REQUIRED WORK ▸
In the records below, one line contains "Over the window 2022-07-18". Print that line and every line after it exactly, down to the final one.

DATA EXCERPTS ▸
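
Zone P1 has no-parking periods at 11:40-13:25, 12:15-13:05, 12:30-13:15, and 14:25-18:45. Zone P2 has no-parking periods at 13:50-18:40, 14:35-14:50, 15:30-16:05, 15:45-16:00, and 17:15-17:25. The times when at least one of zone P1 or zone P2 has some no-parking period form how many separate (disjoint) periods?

2

Merge the first list: 11:40–13:25, 14:25–18:45.
Merge the second list: 13:50–18:40.
A ∪ B = 11:40–13:25, 13:50–18:45.
That is 2 disjoint pieces.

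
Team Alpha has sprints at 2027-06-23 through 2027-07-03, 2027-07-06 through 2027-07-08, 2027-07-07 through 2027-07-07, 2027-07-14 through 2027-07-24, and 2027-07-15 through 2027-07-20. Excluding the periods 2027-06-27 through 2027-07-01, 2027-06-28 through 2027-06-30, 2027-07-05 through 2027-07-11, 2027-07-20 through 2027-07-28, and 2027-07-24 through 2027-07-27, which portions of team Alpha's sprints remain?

2027-06-23 through 2027-06-26, 2027-07-02 through 2027-07-03, 2027-07-14 through 2027-07-19

Merge the first list: 2027-06-23 through 2027-07-03, 2027-07-06 through 2027-07-08, 2027-07-14 through 2027-07-24.
Merge the second list: 2027-06-27 through 2027-07-01, 2027-07-05 through 2027-07-11, 2027-07-20 through 2027-07-28.
2027-06-23 through 2027-07-03 with B removed leaves 2027-06-23 through 2027-06-26, 2027-07-02 through 2027-07-03.
2027-07-06 through 2027-07-08 lies entirely inside B → drops out.
2027-07-14 through 2027-07-24 with B removed leaves 2027-07-14 through 2027-07-19.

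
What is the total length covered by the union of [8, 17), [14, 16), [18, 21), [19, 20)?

Merged: [8, 17), [18, 21).
Lengths: 9 + 3 = 12.

12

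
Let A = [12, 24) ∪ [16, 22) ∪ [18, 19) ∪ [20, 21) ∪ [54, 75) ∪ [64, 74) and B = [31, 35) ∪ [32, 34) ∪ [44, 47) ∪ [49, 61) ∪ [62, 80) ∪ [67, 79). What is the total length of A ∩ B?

Merge the first list: [12, 24), [54, 75).
Merge the second list: [31, 35), [44, 47), [49, 61), [62, 80).
A ∩ B = [54, 61), [62, 75).
Total: 7 + 13 = 20.

20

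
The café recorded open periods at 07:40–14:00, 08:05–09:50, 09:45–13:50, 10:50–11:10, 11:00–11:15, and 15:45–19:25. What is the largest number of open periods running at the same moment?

4

At 11:00, 4 of the intervals are simultaneously active.
No point has more.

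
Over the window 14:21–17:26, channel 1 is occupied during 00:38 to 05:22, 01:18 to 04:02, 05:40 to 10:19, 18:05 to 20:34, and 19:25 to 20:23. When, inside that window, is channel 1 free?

After merging, the occupied span is 00:38–05:22, 05:40–10:19, 18:05–20:34.
Gaps within 14:21–17:26: 14:21–17:26.

14:21–17:26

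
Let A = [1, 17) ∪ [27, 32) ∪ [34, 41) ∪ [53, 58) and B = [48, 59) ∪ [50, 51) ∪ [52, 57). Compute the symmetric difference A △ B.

[1, 17) ∪ [27, 32) ∪ [34, 41) ∪ [48, 53) ∪ [58, 59)

Second set merges to [48, 59).
Only in the first: [1, 17), [27, 32), [34, 41).
Only in the second: [48, 53), [58, 59).
Together these are the periods covered by exactly one.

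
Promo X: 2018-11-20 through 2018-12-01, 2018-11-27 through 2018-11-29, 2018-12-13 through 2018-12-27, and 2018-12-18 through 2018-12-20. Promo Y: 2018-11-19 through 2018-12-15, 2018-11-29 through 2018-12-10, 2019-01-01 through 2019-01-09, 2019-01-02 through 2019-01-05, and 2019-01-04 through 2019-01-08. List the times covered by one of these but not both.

2018-11-19 through 2018-11-19, 2018-12-02 through 2018-12-12, 2018-12-16 through 2018-12-27, 2019-01-01 through 2019-01-09

Merge the first list: 2018-11-20 through 2018-12-01, 2018-12-13 through 2018-12-27.
Merge the second list: 2018-11-19 through 2018-12-15, 2019-01-01 through 2019-01-09.
A but not B: 2018-12-16 through 2018-12-27.
B but not A: 2018-11-19 through 2018-11-19, 2018-12-02 through 2018-12-12, 2019-01-01 through 2019-01-09.
Combining gives A △ B.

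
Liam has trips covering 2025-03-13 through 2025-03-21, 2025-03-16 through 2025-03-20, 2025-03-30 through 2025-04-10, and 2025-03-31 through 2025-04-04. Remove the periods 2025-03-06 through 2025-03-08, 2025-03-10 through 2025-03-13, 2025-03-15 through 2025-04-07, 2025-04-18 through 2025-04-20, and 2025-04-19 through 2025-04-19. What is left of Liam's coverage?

A, merged: 2025-03-13 through 2025-03-21, 2025-03-30 through 2025-04-10.
B, merged: 2025-03-06 through 2025-03-08, 2025-03-10 through 2025-03-13, 2025-03-15 through 2025-04-07, 2025-04-18 through 2025-04-20.
2025-03-13 through 2025-03-21 with B removed leaves 2025-03-14 through 2025-03-14.
2025-03-30 through 2025-04-10 with B removed leaves 2025-04-08 through 2025-04-10.

2025-03-14 through 2025-03-14, 2025-04-08 through 2025-04-10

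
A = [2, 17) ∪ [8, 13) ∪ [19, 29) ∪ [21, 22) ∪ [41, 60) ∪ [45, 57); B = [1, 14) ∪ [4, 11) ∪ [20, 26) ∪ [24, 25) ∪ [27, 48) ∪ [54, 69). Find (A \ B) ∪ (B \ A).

[1, 2) ∪ [14, 17) ∪ [19, 20) ∪ [26, 27) ∪ [29, 41) ∪ [48, 54) ∪ [60, 69)

A, merged: [2, 17), [19, 29), [41, 60).
B, merged: [1, 14), [20, 26), [27, 48), [54, 69).
A but not B: [14, 17), [19, 20), [26, 27), [48, 54).
B but not A: [1, 2), [29, 41), [60, 69).
Combining gives A △ B.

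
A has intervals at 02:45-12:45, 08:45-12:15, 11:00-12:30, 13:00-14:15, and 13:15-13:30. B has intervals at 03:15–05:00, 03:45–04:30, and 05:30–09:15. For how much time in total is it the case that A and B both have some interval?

5 h 30 min

First set merges to 02:45–12:45, 13:00–14:15.
Second set merges to 03:15–05:00, 05:30–09:15.
A ∩ B = 03:15–05:00, 05:30–09:15.
Total: 1 h 45 min + 3 h 45 min = 5 h 30 min.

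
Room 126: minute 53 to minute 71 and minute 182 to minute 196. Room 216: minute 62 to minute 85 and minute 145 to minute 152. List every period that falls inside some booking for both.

minute 62 to minute 71

minute 53 to minute 71 meets the second set on minute 62 to minute 71.
minute 182 to minute 196: no overlap with the second set.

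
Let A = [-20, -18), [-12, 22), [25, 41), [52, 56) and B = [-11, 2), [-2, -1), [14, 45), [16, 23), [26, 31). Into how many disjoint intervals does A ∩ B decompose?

Second set merges to [-11, 2), [14, 45).
A ∩ B = [-11, 2), [14, 22), [25, 41).
That is 3 disjoint pieces.

3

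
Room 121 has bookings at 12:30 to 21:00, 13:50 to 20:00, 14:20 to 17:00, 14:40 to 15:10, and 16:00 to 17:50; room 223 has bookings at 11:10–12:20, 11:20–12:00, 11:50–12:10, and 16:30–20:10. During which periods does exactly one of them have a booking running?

First set merges to 12:30–21:00.
Second set merges to 11:10–12:20, 16:30–20:10.
A but not B: 12:30–16:30, 20:10–21:00.
B but not A: 11:10–12:20.
Combining gives A △ B.

11:10–12:20, 12:30–16:30, 20:10–21:00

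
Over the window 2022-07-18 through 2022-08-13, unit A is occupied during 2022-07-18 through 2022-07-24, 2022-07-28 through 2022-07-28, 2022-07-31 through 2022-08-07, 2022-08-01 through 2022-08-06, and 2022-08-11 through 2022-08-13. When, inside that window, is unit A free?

After merging, the occupied span is 2022-07-18 through 2022-07-24, 2022-07-28 through 2022-07-28, 2022-07-31 through 2022-08-07, 2022-08-11 through 2022-08-13.
Gaps within 2022-07-18 through 2022-08-13: 2022-07-25 through 2022-07-27, 2022-07-29 through 2022-07-30, 2022-08-08 through 2022-08-10.

2022-07-25 through 2022-07-27, 2022-07-29 through 2022-07-30, 2022-08-08 through 2022-08-10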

OUTPUT FOR THIS TASK ▸
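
Over the window 2022-07-18 through 2022-08-13, unit A is occupied during 2022-07-18 through 2022-07-24, 2022-07-28 through 2022-07-28, 2022-07-31 through 2022-08-07, 2022-08-01 through 2022-08-06, and 2022-08-11 through 2022-08-13. When, inside that window, is unit A free?

After merging, the occupied span is 2022-07-18 through 2022-07-24, 2022-07-28 through 2022-07-28, 2022-07-31 through 2022-08-07, 2022-08-11 through 2022-08-13.
Gaps within 2022-07-18 through 2022-08-13: 2022-07-25 through 2022-07-27, 2022-07-29 through 2022-07-30, 2022-08-08 through 2022-08-10.

2022-07-25 through 2022-07-27, 2022-07-29 through 2022-07-30, 2022-08-08 through 2022-08-10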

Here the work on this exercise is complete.